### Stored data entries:
+ + +

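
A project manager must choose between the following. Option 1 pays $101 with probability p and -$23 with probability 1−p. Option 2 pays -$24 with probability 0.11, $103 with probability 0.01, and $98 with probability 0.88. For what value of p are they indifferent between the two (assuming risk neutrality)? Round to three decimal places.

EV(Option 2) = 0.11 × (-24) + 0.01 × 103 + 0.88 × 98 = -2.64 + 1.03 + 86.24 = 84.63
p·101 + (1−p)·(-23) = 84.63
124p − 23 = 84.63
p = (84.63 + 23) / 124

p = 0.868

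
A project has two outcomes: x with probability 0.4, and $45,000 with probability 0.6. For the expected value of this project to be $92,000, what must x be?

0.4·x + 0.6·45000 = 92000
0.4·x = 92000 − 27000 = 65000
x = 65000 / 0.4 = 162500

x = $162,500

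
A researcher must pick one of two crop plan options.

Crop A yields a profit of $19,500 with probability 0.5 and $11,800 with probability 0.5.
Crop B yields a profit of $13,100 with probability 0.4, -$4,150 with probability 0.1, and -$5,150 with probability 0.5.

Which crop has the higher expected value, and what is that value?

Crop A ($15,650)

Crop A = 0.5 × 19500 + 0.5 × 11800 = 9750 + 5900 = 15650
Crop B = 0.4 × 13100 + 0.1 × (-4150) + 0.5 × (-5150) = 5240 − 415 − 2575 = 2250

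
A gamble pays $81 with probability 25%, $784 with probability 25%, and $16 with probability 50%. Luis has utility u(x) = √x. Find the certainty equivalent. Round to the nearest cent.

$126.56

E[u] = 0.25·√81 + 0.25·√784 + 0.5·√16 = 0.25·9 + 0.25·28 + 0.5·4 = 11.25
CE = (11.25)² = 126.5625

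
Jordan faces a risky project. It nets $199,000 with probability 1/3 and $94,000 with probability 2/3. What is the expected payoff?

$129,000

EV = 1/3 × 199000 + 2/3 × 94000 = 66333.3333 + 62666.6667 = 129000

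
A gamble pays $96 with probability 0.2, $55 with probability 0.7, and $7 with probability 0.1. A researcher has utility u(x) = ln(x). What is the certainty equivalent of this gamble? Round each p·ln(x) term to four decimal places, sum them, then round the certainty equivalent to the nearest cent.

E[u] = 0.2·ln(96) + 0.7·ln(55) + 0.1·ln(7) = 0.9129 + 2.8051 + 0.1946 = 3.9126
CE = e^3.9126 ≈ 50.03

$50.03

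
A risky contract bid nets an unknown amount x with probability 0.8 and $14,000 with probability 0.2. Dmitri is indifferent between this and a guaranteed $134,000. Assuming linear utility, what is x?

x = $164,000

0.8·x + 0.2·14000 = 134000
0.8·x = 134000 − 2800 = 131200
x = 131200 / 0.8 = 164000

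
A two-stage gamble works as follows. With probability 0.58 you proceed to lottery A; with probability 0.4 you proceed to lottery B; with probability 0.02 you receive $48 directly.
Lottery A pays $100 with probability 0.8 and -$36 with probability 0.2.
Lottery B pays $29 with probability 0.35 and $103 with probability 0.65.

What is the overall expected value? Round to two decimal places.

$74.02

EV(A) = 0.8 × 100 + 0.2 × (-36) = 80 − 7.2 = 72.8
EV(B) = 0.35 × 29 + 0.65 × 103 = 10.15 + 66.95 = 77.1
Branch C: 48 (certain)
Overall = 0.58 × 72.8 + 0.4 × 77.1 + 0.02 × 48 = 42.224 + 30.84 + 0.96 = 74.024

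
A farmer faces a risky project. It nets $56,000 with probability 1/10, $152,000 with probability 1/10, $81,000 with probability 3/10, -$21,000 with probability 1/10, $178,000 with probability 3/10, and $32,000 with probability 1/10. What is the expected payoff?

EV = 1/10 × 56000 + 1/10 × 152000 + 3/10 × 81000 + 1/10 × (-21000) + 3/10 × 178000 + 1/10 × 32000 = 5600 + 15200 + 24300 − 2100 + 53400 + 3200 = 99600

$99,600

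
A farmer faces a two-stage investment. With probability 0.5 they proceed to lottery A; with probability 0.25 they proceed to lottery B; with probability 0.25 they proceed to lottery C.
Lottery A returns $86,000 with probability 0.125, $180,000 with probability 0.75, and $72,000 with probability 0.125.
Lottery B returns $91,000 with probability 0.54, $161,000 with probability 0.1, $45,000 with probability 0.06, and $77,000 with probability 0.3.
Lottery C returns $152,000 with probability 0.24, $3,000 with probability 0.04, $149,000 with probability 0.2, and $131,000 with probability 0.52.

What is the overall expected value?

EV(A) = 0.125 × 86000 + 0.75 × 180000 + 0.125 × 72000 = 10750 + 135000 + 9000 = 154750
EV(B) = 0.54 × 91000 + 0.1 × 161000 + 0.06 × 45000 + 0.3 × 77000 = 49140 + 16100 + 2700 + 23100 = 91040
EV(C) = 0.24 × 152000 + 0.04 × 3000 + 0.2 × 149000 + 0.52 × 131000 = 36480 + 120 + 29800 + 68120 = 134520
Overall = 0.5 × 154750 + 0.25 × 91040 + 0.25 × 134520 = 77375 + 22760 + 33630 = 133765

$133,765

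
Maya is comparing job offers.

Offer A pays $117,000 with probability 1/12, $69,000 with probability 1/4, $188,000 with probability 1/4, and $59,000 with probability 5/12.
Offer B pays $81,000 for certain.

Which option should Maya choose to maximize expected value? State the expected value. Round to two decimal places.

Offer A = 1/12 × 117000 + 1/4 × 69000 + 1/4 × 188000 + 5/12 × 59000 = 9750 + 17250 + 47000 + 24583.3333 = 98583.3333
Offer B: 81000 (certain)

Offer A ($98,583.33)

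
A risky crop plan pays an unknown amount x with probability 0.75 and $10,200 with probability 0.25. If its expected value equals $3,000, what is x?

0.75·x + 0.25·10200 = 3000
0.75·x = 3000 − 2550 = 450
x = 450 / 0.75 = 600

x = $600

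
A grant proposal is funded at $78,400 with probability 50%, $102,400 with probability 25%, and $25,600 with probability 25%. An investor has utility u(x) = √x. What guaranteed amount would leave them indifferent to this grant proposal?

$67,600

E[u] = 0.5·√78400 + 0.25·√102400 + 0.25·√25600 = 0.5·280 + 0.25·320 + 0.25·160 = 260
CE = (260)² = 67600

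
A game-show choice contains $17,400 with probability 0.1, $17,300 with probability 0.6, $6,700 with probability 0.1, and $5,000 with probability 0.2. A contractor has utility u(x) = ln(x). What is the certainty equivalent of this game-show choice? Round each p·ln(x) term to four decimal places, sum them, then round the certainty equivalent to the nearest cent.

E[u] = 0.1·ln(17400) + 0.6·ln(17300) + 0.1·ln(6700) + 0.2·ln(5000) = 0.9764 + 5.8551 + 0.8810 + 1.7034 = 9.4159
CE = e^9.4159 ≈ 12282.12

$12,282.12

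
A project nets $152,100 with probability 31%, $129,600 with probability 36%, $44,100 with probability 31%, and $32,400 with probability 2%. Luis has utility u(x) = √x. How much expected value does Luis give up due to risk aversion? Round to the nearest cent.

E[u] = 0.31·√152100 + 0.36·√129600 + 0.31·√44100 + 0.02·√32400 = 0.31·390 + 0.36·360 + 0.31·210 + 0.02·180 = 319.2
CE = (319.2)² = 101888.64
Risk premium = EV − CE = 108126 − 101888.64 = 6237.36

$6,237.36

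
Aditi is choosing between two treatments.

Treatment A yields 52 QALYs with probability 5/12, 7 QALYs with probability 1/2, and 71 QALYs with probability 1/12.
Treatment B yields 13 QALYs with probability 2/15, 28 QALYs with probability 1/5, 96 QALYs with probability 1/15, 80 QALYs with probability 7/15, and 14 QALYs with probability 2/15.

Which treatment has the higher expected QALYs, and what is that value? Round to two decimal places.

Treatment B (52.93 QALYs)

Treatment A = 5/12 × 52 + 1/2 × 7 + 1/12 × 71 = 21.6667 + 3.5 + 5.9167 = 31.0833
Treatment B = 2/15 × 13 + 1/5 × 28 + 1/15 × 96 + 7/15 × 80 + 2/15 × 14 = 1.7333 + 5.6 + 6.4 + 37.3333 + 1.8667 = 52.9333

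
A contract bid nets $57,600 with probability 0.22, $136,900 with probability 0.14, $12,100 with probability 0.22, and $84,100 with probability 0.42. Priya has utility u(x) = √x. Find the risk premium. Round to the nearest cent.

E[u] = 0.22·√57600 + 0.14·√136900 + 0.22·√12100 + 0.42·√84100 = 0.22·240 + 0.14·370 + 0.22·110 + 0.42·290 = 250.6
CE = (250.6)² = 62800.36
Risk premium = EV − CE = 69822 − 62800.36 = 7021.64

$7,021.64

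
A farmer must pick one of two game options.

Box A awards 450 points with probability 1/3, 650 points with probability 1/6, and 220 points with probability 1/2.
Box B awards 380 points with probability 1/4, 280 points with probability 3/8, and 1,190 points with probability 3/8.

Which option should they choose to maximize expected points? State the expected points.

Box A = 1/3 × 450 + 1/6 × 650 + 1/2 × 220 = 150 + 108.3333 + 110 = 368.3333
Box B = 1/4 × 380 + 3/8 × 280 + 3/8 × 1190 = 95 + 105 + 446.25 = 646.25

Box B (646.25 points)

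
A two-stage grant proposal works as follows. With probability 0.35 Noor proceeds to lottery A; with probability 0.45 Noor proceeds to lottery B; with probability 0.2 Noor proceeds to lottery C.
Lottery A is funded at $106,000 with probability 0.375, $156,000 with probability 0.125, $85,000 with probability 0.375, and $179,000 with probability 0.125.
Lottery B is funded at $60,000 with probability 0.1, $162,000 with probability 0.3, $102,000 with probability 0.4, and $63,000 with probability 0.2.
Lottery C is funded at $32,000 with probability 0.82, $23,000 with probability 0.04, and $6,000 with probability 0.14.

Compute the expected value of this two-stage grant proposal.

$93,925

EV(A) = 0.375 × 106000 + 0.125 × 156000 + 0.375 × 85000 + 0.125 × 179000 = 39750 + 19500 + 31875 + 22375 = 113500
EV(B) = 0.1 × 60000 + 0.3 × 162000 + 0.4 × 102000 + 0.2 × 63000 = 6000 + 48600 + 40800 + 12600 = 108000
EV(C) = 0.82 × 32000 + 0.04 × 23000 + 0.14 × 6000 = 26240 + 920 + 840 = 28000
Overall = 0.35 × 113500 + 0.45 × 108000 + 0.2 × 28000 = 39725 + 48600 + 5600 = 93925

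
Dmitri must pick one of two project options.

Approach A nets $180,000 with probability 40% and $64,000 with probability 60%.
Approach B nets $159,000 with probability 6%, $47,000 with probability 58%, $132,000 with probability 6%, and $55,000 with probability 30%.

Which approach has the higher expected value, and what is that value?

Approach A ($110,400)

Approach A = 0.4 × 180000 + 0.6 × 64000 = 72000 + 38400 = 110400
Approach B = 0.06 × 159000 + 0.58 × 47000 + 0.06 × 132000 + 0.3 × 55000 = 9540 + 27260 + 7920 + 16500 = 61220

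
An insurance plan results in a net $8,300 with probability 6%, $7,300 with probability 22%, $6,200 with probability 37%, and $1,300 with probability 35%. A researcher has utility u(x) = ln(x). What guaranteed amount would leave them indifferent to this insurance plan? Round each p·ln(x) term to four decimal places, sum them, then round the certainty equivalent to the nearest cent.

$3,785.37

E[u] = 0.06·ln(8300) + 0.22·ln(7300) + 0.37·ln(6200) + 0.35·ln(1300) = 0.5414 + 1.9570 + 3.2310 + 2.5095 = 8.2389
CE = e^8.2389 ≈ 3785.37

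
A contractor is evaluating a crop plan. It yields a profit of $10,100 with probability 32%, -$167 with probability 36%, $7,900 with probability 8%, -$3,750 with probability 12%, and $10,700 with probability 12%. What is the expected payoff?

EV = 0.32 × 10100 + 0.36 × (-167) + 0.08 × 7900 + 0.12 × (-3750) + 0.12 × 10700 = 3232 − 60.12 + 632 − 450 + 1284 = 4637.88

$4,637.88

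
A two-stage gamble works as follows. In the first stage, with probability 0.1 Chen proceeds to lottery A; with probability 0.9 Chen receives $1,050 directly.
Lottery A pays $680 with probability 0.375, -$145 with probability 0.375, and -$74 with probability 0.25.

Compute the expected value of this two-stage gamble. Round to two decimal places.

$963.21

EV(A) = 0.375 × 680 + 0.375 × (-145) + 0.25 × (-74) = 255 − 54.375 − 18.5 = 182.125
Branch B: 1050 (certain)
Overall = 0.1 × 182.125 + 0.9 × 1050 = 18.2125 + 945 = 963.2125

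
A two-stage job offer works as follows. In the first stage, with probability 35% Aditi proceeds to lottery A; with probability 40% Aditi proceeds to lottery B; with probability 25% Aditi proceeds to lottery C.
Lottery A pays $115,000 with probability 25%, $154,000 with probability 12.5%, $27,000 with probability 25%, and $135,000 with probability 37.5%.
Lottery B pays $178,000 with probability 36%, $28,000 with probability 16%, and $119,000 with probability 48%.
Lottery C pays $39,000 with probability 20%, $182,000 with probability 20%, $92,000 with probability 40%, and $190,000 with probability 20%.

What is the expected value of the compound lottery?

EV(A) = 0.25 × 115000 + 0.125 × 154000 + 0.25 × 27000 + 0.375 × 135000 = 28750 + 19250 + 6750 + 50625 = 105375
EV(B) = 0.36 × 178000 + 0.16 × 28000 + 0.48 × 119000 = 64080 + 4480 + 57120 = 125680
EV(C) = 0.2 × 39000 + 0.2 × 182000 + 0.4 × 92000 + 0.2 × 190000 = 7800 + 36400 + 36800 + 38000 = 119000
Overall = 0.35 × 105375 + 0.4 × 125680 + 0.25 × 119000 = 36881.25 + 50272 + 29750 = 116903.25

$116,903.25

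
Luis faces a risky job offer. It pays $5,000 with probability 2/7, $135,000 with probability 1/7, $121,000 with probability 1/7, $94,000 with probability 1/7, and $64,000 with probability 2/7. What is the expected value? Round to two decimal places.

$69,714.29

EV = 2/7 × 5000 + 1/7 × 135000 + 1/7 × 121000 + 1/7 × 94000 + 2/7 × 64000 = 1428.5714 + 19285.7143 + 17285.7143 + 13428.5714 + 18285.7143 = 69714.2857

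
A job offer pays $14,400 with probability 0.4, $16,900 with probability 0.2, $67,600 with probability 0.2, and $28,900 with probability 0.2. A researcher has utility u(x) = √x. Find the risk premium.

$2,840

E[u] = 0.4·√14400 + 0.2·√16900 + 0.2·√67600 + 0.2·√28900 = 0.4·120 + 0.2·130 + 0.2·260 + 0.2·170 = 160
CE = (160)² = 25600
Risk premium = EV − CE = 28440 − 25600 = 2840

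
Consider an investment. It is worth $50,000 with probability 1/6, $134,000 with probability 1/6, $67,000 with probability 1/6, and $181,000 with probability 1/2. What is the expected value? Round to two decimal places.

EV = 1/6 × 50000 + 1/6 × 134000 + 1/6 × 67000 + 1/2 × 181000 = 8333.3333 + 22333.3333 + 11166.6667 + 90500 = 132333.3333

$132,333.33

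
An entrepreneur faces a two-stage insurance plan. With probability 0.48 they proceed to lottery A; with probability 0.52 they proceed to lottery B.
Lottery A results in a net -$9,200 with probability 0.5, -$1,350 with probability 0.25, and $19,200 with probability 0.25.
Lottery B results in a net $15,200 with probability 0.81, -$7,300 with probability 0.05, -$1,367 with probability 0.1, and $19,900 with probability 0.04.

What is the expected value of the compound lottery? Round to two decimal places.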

+ + +

Return only the part of the records above that opens with the line containing "Treatment A yields" and closes with the line containing "Treatment B yields", ends included.

### Your solution:
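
Treatment A yields 52 QALYs with probability 5/12, 7 QALYs with probability 1/2, and 71 QALYs with probability 1/12.
Treatment B yields 13 QALYs with probability 2/15, 28 QALYs with probability 1/5, 96 QALYs with probability 1/15, 80 QALYs with probability 7/15, and 14 QALYs with probability 2/15.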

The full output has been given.